What you need to do =
Your answer must match the material exactly, line for line.

Record excerpts =
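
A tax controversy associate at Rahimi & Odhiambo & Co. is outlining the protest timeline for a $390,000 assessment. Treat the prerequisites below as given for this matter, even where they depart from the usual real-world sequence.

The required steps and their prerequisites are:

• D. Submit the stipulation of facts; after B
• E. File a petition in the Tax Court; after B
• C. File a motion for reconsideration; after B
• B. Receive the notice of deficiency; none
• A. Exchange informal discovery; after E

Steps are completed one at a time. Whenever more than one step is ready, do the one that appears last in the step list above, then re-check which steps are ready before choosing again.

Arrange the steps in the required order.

B C E A D

B is the only step with nothing outstanding, so it goes first.
Ready: C, E and D. C is listed later → C.
Now E and D have their prerequisites met. E is listed later, so E next.
A now also ready, so the ready set is {A, D}; A is listed later → A.
That leaves D as the only ready step → D.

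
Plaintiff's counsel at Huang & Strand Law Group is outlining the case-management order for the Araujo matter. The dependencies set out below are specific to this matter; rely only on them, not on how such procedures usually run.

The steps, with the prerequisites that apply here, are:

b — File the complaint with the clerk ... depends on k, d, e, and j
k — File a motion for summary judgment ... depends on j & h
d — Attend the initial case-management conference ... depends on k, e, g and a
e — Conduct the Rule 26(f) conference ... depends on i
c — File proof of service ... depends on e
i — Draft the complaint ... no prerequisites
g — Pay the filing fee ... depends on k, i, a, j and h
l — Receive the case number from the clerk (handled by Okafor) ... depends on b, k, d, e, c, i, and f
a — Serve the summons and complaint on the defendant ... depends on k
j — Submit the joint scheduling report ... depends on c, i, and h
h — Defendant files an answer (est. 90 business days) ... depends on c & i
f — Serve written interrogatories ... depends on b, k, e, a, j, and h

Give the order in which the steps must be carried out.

i, e, c, h, j, k, a, g, d, b, f, l

i has no prerequisites → i first.
Next only e has its prerequisites met → e.
Next only c has its prerequisites met → c.
That leaves h as the only ready step → h.
j is the only step now ready → j.
k needed j and h, now all done → k.
Next only a has its prerequisites met → a.
g needed k, i, a, j and h, now all done → g.
d is the only step now ready → d.
b needed k, d, e and j, now all done → b.
f is the only step now ready → f.
l is the only step now ready → l.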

Task output =
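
A tax controversy associate at Rahimi & Odhiambo & Co. is outlining the protest timeline for a $390,000 assessment. Treat the prerequisites below as given for this matter, even where they depart from the usual real-world sequence.

The required steps and their prerequisites are:

• D. Submit the stipulation of facts; after B
• E. File a petition in the Tax Court; after B
• C. File a motion for reconsideration; after B
• B. Receive the notice of deficiency; none
• A. Exchange informal discovery; after E

Steps are completed one at a time. Whenever more than one step is ready, do the one that appears last in the step list above, then re-check which steps are ready before choosing again.

Arrange the steps in the required order.

B C E A D

B is the only step with nothing outstanding, so it goes first.
Ready: C, E and D. C is listed later → C.
Now E and D have their prerequisites met. E is listed later, so E next.
A now also ready, so the ready set is {A, D}; A is listed later → A.
That leaves D as the only ready step → D.

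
Plaintiff's counsel at Huang & Strand Law Group is outlining the case-management order for the Araujo matter. The dependencies set out below are specific to this matter; rely only on them, not on how such procedures usually run.

The steps, with the prerequisites that apply here, are:

b — File the complaint with the clerk ... depends on k, d, e, and j
k — File a motion for summary judgment ... depends on j & h
d — Attend the initial case-management conference ... depends on k, e, g and a
e — Conduct the Rule 26(f) conference ... depends on i
c — File proof of service ... depends on e
i — Draft the complaint ... no prerequisites
g — Pay the filing fee ... depends on k, i, a, j and h
l — Receive the case number from the clerk (handled by Okafor) ... depends on b, k, d, e, c, i, and f
a — Serve the summons and complaint on the defendant ... depends on k
j — Submit the joint scheduling report ... depends on c, i, and h
h — Defendant files an answer (est. 90 business days) ... depends on c & i
f — Serve written interrogatories ... depends on b, k, e, a, j, and h

Give the order in which the steps must be carried out.

i, e, c, h, j, k, a, g, d, b, f, l

i has no prerequisites → i first.
Next only e has its prerequisites met → e.
Next only c has its prerequisites met → c.
That leaves h as the only ready step → h.
j is the only step now ready → j.
k needed j and h, now all done → k.
Next only a has its prerequisites met → a.
g needed k, i, a, j and h, now all done → g.
d is the only step now ready → d.
b needed k, d, e and j, now all done → b.
f is the only step now ready → f.
l is the only step now ready → l.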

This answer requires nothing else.